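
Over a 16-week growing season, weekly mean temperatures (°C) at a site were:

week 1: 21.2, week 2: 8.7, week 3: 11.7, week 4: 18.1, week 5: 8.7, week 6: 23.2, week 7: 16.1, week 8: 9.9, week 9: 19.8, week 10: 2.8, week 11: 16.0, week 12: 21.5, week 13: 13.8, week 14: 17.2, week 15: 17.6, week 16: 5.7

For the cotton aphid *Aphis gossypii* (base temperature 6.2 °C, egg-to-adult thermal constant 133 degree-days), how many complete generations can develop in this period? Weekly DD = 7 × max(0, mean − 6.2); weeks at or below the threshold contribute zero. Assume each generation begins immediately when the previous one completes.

Weekly DD (7 × max(0, T̄ − 6.2)): 105.0, 17.5, 38.5, 83.3, 17.5, 119.0, 69.3, 25.9, 95.2, 0.0, 68.6, 107.1, 53.2, 77.0, 79.8, 0.0.
Season total = 956.9 DD.
Complete generations = ⌊956.9 / 133⌋ = 7.

7 generations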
◇ ◇ ◇ ◇ ◇ ◇ ◇
▶ **WORK TO COMPLETE**:
If a line appears above, it belongs in your answer, printed exactly.

▶ **ANSWER BELOW**:
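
Over a 16-week growing season, weekly mean temperatures (°C) at a site were:

week 1: 21.2, week 2: 8.7, week 3: 11.7, week 4: 18.1, week 5: 8.7, week 6: 23.2, week 7: 16.1, week 8: 9.9, week 9: 19.8, week 10: 2.8, week 11: 16.0, week 12: 21.5, week 13: 13.8, week 14: 17.2, week 15: 17.6, week 16: 5.7

For the cotton aphid *Aphis gossypii* (base temperature 6.2 °C, egg-to-adult thermal constant 133 degree-days), how many complete generations can develop in this period? Weekly DD = 7 × max(0, mean − 6.2); weeks at or below the threshold contribute zero. Assume each generation begins immediately when the previous one completes.

Weekly DD (7 × max(0, T̄ − 6.2)): 105.0, 17.5, 38.5, 83.3, 17.5, 119.0, 69.3, 25.9, 95.2, 0.0, 68.6, 107.1, 53.2, 77.0, 79.8, 0.0.
Season total = 956.9 DD.
Complete generations = ⌊956.9 / 133⌋ = 7.

7 generations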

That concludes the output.